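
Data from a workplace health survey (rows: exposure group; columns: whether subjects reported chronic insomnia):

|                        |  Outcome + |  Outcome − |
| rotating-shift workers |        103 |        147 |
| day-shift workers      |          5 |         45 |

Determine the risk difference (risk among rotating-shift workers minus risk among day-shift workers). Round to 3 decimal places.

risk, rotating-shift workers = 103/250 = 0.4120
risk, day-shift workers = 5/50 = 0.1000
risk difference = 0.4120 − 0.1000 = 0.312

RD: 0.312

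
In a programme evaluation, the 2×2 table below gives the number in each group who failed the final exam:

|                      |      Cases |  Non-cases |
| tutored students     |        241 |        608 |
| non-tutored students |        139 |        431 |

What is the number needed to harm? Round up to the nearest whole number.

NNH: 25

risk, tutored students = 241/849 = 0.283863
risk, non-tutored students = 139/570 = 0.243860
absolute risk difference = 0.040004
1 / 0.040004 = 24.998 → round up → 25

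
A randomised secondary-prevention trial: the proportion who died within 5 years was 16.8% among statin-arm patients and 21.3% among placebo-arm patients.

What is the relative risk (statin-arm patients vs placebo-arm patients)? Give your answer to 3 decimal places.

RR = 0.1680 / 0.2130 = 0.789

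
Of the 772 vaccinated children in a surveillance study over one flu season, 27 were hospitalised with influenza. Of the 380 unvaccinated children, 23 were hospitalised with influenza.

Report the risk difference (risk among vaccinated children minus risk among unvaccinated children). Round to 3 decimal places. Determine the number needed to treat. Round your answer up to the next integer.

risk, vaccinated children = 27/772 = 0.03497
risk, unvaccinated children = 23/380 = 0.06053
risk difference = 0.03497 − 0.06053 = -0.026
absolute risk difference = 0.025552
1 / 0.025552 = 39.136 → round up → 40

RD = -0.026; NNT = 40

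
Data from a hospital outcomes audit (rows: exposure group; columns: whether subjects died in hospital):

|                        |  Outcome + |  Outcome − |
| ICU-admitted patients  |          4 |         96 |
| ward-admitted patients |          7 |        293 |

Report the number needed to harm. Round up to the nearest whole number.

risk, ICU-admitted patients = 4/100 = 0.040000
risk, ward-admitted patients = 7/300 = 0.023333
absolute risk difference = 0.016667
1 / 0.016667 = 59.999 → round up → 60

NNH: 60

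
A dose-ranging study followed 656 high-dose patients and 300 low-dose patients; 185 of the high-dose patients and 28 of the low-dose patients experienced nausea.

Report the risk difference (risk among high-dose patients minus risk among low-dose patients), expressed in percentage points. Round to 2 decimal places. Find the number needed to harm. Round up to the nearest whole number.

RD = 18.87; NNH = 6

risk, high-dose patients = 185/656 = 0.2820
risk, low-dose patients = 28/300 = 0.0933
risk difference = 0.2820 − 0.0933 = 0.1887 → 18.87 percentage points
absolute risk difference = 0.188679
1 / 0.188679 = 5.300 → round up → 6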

==

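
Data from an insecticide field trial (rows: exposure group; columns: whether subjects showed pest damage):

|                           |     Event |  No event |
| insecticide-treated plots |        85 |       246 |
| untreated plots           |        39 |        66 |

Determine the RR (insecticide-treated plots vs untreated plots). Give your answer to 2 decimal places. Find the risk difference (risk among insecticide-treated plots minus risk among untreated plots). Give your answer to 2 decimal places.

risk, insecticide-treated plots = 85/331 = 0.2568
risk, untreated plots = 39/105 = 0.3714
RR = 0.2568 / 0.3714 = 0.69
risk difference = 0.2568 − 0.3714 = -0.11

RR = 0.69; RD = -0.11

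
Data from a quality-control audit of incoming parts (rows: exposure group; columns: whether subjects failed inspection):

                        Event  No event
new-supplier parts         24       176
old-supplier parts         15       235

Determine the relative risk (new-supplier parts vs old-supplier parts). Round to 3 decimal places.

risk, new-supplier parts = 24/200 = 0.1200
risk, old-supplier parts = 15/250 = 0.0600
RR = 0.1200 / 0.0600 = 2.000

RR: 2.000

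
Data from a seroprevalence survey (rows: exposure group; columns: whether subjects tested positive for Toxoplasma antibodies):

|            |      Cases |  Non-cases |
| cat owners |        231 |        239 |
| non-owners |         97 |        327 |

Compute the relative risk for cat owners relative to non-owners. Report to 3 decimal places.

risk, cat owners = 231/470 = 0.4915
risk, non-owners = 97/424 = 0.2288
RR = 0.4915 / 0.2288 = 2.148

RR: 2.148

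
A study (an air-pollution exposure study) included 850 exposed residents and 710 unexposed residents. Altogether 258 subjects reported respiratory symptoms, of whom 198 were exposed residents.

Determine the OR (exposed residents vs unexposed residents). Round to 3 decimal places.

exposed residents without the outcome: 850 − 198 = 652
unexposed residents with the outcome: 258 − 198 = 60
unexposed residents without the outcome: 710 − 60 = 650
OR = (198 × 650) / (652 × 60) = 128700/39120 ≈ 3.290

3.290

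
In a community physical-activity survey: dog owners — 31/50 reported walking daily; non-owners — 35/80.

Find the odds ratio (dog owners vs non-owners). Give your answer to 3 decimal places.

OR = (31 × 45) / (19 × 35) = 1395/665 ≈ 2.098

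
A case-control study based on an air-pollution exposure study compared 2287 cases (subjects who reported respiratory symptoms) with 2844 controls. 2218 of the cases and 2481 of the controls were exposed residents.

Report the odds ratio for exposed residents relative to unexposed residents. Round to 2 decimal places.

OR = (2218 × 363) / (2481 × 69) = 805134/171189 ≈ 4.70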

==

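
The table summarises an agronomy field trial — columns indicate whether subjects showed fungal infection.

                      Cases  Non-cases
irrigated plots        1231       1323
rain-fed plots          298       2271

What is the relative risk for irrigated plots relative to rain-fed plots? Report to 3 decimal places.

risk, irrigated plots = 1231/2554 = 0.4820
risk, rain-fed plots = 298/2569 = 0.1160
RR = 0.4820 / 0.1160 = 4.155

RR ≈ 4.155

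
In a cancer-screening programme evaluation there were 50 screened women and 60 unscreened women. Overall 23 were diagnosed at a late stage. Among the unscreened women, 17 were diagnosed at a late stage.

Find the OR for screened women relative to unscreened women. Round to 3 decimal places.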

_Activity_
Pull out every line in the material above where "control" occurs.

_Finished task_
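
Data from a quality-control audit of incoming parts (rows: exposure group; columns: whether subjects failed inspection):
A case-control study based on an air-pollution exposure study compared 2287 cases (subjects who reported respiratory symptoms) with 2844 controls. 2218 of the cases and 2481 of the controls were exposed residents.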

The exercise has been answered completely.